■ **LISTED ENTRIES**:
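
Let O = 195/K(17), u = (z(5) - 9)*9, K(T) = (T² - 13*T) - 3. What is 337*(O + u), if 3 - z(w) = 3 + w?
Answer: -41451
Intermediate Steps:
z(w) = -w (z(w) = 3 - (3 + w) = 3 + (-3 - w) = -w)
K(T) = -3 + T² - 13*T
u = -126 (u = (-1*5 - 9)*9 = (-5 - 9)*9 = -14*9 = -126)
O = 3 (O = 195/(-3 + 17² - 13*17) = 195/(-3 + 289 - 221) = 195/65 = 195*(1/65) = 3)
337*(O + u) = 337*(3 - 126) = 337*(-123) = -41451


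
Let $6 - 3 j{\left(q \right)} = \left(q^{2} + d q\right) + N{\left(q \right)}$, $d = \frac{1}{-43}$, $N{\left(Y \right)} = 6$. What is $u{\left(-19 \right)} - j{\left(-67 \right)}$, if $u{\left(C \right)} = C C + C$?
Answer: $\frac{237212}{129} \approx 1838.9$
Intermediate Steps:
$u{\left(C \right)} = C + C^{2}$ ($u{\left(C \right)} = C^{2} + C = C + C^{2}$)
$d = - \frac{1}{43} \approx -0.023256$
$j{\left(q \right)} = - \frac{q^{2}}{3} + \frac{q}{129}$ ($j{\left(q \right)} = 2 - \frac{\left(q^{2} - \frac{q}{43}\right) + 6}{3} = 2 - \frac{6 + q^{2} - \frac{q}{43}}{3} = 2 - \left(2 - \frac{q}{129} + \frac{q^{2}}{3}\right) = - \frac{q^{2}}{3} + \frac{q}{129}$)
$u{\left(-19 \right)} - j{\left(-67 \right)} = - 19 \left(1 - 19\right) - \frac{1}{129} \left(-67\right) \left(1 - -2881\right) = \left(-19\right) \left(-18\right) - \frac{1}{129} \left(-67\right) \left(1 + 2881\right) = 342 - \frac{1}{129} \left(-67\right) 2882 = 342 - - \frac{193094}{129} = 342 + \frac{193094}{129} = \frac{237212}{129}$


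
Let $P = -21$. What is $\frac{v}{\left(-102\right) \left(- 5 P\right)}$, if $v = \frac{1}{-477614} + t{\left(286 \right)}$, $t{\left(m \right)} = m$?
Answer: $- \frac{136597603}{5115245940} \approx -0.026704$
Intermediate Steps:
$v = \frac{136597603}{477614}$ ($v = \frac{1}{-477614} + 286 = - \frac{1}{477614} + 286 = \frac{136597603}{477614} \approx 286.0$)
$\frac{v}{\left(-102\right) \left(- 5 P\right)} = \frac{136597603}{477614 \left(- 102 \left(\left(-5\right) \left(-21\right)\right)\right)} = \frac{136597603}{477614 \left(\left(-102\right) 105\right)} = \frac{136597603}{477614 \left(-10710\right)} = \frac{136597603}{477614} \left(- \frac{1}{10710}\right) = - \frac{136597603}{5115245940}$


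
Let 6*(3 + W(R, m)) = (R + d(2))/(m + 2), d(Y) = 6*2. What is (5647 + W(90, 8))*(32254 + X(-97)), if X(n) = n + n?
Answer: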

■ **WHAT IS NEEDED**: Would you return all of the data exactly as it stands above?

■ **OUTPUT FOR THIS EXERCISE**:
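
Let O = 195/K(17), u = (z(5) - 9)*9, K(T) = (T² - 13*T) - 3. What is 337*(O + u), if 3 - z(w) = 3 + w?
Answer: -41451
Intermediate Steps:
z(w) = -w (z(w) = 3 - (3 + w) = 3 + (-3 - w) = -w)
K(T) = -3 + T² - 13*T
u = -126 (u = (-1*5 - 9)*9 = (-5 - 9)*9 = -14*9 = -126)
O = 3 (O = 195/(-3 + 17² - 13*17) = 195/(-3 + 289 - 221) = 195/65 = 195*(1/65) = 3)
337*(O + u) = 337*(3 - 126) = 337*(-123) = -41451


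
Let $6 - 3 j{\left(q \right)} = \left(q^{2} + d q\right) + N{\left(q \right)}$, $d = \frac{1}{-43}$, $N{\left(Y \right)} = 6$. What is $u{\left(-19 \right)} - j{\left(-67 \right)}$, if $u{\left(C \right)} = C C + C$?
Answer: $\frac{237212}{129} \approx 1838.9$
Intermediate Steps:
$u{\left(C \right)} = C + C^{2}$ ($u{\left(C \right)} = C^{2} + C = C + C^{2}$)
$d = - \frac{1}{43} \approx -0.023256$
$j{\left(q \right)} = - \frac{q^{2}}{3} + \frac{q}{129}$ ($j{\left(q \right)} = 2 - \frac{\left(q^{2} - \frac{q}{43}\right) + 6}{3} = 2 - \frac{6 + q^{2} - \frac{q}{43}}{3} = 2 - \left(2 - \frac{q}{129} + \frac{q^{2}}{3}\right) = - \frac{q^{2}}{3} + \frac{q}{129}$)
$u{\left(-19 \right)} - j{\left(-67 \right)} = - 19 \left(1 - 19\right) - \frac{1}{129} \left(-67\right) \left(1 - -2881\right) = \left(-19\right) \left(-18\right) - \frac{1}{129} \left(-67\right) \left(1 + 2881\right) = 342 - \frac{1}{129} \left(-67\right) 2882 = 342 - - \frac{193094}{129} = 342 + \frac{193094}{129} = \frac{237212}{129}$


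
Let $P = -21$. What is $\frac{v}{\left(-102\right) \left(- 5 P\right)}$, if $v = \frac{1}{-477614} + t{\left(286 \right)}$, $t{\left(m \right)} = m$?
Answer: $- \frac{136597603}{5115245940} \approx -0.026704$
Intermediate Steps:
$v = \frac{136597603}{477614}$ ($v = \frac{1}{-477614} + 286 = - \frac{1}{477614} + 286 = \frac{136597603}{477614} \approx 286.0$)
$\frac{v}{\left(-102\right) \left(- 5 P\right)} = \frac{136597603}{477614 \left(- 102 \left(\left(-5\right) \left(-21\right)\right)\right)} = \frac{136597603}{477614 \left(\left(-102\right) 105\right)} = \frac{136597603}{477614 \left(-10710\right)} = \frac{136597603}{477614} \left(- \frac{1}{10710}\right) = - \frac{136597603}{5115245940}$


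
Let 6*(3 + W(R, m)) = (R + d(2))/(m + 2), d(Y) = 6*2. What is (5647 + W(90, 8))*(32254 + X(-97)), if X(n) = n + n?
Answer: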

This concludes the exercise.